Work instructions - Where in the records does the word "What" appear? Copy each line that holds it.

Extracted entries -
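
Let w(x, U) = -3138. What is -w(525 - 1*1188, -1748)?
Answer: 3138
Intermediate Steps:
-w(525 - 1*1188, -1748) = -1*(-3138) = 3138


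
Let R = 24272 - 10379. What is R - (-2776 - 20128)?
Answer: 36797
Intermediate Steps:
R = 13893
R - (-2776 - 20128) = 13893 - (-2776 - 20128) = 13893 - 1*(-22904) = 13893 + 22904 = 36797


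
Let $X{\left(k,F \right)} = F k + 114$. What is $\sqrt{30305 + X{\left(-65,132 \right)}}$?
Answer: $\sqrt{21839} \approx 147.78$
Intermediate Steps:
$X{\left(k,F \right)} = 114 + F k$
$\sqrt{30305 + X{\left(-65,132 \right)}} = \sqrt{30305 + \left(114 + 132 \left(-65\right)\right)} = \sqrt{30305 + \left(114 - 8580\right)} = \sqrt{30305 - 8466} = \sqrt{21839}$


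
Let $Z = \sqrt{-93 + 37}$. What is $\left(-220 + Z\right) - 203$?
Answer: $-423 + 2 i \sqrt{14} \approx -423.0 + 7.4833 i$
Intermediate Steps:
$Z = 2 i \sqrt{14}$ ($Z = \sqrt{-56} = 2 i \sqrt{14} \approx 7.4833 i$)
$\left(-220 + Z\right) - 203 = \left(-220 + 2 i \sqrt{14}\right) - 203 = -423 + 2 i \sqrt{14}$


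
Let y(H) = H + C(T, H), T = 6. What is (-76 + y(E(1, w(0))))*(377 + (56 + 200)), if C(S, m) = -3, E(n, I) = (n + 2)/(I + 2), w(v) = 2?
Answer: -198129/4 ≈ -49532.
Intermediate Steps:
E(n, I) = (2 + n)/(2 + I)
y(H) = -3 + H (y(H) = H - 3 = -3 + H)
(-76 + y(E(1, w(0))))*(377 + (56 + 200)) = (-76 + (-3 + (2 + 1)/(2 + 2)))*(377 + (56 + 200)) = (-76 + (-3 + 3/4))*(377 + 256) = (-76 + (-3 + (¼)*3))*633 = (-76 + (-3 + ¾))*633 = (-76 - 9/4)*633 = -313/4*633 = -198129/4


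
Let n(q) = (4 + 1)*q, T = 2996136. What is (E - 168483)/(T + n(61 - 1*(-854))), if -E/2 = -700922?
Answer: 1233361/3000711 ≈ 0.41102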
--
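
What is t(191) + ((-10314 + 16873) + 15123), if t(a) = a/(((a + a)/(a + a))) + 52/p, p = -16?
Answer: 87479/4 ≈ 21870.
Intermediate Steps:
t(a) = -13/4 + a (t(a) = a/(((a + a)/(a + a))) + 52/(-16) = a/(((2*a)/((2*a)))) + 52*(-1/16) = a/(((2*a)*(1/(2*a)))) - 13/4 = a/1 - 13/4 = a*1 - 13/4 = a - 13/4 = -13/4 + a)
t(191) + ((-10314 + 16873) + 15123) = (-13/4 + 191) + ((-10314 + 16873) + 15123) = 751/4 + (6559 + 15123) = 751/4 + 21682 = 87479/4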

Response for this exercise -
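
Let w(x, U) = -3138. What is -w(525 - 1*1188, -1748)?
Let R = 24272 - 10379. What is R - (-2776 - 20128)?
Let $X{\left(k,F \right)} = F k + 114$. What is $\sqrt{30305 + X{\left(-65,132 \right)}}$?
Let $Z = \sqrt{-93 + 37}$. What is $\left(-220 + Z\right) - 203$?
Let y(H) = H + C(T, H), T = 6. What is (-76 + y(E(1, w(0))))*(377 + (56 + 200)), if C(S, m) = -3, E(n, I) = (n + 2)/(I + 2), w(v) = 2?
Let n(q) = (4 + 1)*q, T = 2996136. What is (E - 168483)/(T + n(61 - 1*(-854))), if -E/2 = -700922?
What is t(191) + ((-10314 + 16873) + 15123), if t(a) = a/(((a + a)/(a + a))) + 52/p, p = -16?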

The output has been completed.